---- DATASET RECORDS
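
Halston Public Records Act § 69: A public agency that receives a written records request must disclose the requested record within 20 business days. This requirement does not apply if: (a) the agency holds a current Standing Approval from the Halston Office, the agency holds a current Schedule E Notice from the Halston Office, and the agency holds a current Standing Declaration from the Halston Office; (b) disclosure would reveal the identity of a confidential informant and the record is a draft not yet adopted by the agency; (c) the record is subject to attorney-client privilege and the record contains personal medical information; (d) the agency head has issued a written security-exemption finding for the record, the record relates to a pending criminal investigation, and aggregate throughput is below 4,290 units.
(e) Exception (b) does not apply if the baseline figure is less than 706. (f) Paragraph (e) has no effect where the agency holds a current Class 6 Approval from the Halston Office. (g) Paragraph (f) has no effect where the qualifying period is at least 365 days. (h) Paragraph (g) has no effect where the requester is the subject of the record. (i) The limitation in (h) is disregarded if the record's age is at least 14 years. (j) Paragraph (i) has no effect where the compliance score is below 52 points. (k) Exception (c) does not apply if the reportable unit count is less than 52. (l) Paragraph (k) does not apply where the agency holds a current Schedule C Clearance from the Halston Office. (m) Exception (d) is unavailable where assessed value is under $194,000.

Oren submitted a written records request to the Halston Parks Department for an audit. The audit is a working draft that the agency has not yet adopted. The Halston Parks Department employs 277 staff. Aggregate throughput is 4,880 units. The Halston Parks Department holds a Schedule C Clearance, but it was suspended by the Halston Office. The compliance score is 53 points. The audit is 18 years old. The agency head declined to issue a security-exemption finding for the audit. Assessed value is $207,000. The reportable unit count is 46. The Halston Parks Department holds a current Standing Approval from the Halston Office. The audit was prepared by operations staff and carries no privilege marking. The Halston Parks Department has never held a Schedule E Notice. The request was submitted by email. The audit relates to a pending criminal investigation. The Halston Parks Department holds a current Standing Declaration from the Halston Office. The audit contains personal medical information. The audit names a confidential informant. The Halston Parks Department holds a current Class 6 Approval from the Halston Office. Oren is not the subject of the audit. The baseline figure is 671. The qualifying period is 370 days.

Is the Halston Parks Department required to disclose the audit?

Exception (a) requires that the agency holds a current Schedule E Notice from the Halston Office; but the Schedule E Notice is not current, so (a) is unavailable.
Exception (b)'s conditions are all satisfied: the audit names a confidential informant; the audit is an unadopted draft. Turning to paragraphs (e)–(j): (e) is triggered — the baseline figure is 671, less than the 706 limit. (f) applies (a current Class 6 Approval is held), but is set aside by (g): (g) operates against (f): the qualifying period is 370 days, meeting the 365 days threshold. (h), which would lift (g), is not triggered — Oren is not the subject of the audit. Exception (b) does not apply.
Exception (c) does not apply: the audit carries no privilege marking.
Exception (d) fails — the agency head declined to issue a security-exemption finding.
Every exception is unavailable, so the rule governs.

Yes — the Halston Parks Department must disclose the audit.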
--------
---- DATASET RECORDS
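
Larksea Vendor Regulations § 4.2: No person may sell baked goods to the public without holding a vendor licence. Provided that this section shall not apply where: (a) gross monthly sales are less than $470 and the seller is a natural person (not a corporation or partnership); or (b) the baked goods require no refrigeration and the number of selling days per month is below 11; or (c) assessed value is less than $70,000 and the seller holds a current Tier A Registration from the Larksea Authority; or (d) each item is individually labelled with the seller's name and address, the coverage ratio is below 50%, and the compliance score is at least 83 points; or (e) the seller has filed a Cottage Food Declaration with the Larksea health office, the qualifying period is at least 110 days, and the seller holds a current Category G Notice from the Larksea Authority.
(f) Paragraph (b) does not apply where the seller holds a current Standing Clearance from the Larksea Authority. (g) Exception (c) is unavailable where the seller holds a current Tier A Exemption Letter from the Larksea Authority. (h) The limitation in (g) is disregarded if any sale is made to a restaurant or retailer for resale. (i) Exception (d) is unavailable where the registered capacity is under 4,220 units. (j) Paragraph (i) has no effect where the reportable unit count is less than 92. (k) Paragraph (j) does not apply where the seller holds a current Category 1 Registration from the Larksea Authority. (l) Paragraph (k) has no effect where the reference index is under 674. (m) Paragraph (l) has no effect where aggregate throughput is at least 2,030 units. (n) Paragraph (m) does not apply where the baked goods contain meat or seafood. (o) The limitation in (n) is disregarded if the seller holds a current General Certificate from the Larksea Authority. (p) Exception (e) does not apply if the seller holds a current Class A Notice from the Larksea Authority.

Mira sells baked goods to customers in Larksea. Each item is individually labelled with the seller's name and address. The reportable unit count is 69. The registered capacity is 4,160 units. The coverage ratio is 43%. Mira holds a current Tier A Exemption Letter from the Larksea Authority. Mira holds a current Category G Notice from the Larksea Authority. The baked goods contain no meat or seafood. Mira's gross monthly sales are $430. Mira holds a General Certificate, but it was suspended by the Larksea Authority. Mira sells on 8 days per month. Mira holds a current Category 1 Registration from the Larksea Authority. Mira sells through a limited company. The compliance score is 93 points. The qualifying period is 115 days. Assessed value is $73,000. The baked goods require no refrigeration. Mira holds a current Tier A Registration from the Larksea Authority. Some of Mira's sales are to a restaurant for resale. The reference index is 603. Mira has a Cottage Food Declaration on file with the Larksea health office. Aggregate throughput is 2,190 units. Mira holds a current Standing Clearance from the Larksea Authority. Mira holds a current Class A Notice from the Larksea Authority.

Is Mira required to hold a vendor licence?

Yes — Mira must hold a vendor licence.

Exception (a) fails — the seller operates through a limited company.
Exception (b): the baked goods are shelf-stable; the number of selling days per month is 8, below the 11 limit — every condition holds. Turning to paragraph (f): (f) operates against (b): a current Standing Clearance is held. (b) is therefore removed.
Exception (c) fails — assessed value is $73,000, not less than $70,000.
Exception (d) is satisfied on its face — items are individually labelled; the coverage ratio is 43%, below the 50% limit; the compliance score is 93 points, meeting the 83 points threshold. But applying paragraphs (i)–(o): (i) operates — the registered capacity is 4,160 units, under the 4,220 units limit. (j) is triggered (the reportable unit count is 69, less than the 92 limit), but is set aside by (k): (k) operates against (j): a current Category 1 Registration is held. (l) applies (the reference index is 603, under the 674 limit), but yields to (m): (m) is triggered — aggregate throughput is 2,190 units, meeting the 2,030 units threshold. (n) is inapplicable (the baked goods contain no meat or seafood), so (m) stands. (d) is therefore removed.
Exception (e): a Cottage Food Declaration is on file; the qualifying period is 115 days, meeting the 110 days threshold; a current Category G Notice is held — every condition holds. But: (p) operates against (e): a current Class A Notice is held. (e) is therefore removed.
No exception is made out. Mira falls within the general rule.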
--------
#### [WHAT TO DO]
In the entries above, find the line holding "Larksea Vendor Regulations" and the line holding "(f) Paragraph (b)", then retype exactly those two lines and every line between them, and nothing else.

#### [SOLUTION FOR THIS PROBLEM]
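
Larksea Vendor Regulations § 4.2: No person may sell baked goods to the public without holding a vendor licence. Provided that this section shall not apply where: (a) gross monthly sales are less than $470 and the seller is a natural person (not a corporation or partnership); or (b) the baked goods require no refrigeration and the number of selling days per month is below 11; or (c) assessed value is less than $70,000 and the seller holds a current Tier A Registration from the Larksea Authority; or (d) each item is individually labelled with the seller's name and address, the coverage ratio is below 50%, and the compliance score is at least 83 points; or (e) the seller has filed a Cottage Food Declaration with the Larksea health office, the qualifying period is at least 110 days, and the seller holds a current Category G Notice from the Larksea Authority.
(f) Paragraph (b) does not apply where the seller holds a current Standing Clearance from the Larksea Authority. (g) Exception (c) is unavailable where the seller holds a current Tier A Exemption Letter from the Larksea Authority. (h) The limitation in (g) is disregarded if any sale is made to a restaurant or retailer for resale. (i) Exception (d) is unavailable where the registered capacity is under 4,220 units. (j) Paragraph (i) has no effect where the reportable unit count is less than 92. (k) Paragraph (j) does not apply where the seller holds a current Category 1 Registration from the Larksea Authority. (l) Paragraph (k) has no effect where the reference index is under 674. (m) Paragraph (l) has no effect where aggregate throughput is at least 2,030 units. (n) Paragraph (m) does not apply where the baked goods contain meat or seafood. (o) The limitation in (n) is disregarded if the seller holds a current General Certificate from the Larksea Authority. (p) Exception (e) does not apply if the seller holds a current Class A Notice from the Larksea Authority.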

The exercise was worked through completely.